[Collected data entries]

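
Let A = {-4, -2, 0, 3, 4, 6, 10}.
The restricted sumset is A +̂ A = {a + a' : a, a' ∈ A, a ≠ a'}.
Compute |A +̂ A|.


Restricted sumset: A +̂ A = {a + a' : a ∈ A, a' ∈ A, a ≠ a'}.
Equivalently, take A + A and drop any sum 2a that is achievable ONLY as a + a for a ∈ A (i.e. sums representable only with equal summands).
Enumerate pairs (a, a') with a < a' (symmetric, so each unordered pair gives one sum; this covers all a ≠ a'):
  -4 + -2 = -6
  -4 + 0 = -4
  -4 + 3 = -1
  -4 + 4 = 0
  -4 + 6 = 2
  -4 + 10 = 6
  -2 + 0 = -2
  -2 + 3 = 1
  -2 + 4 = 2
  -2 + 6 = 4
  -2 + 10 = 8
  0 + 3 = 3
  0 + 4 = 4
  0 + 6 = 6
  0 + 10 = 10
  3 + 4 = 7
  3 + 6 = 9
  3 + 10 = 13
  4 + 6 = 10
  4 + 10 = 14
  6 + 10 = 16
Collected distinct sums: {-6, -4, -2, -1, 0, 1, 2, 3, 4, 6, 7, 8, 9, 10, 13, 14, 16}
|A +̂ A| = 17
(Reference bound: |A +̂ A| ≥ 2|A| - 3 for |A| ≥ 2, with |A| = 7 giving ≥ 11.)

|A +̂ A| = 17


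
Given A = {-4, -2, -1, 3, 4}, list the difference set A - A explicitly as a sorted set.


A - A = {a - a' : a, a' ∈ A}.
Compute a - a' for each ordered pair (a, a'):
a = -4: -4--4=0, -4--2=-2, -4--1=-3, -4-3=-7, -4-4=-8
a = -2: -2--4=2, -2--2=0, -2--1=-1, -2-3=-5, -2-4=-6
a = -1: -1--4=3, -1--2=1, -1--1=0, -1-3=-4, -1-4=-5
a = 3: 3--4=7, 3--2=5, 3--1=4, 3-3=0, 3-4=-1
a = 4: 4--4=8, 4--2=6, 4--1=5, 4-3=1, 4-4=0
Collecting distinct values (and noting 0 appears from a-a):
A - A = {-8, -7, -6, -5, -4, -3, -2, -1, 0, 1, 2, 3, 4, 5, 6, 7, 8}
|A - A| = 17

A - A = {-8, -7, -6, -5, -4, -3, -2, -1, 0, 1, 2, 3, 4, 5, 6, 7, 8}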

• How to complete this task
Only the lines above, from the first through the one holding "The restricted sumset", are to be output, and they must be copied exactly.

• Solution for this task
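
Let A = {-4, -2, 0, 3, 4, 6, 10}.
The restricted sumset is A +̂ A = {a + a' : a, a' ∈ A, a ≠ a'}.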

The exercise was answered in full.